### PROBLEM
Retype the material below, keeping each line identical.

### RECORD SET

______________________________

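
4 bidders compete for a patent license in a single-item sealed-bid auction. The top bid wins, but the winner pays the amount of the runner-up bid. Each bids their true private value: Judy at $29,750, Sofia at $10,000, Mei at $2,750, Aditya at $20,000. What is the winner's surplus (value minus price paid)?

Bids in descending order: Judy $29,750, then Aditya $20,000, then Sofia $10,000, then Mei $2,750.
Judy wins with the top bid and pays the second-highest, $20,000.
Surplus = $29,750 − $20,000 = $9,750.

Winner's surplus: $9,750.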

______________________________

### REPLY TO THE TASK
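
4 bidders compete for a patent license in a single-item sealed-bid auction. The top bid wins, but the winner pays the amount of the runner-up bid. Each bids their true private value: Judy at $29,750, Sofia at $10,000, Mei at $2,750, Aditya at $20,000. What is the winner's surplus (value minus price paid)?

Bids in descending order: Judy $29,750, then Aditya $20,000, then Sofia $10,000, then Mei $2,750.
Judy wins with the top bid and pays the second-highest, $20,000.
Surplus = $29,750 − $20,000 = $9,750.

Winner's surplus: $9,750.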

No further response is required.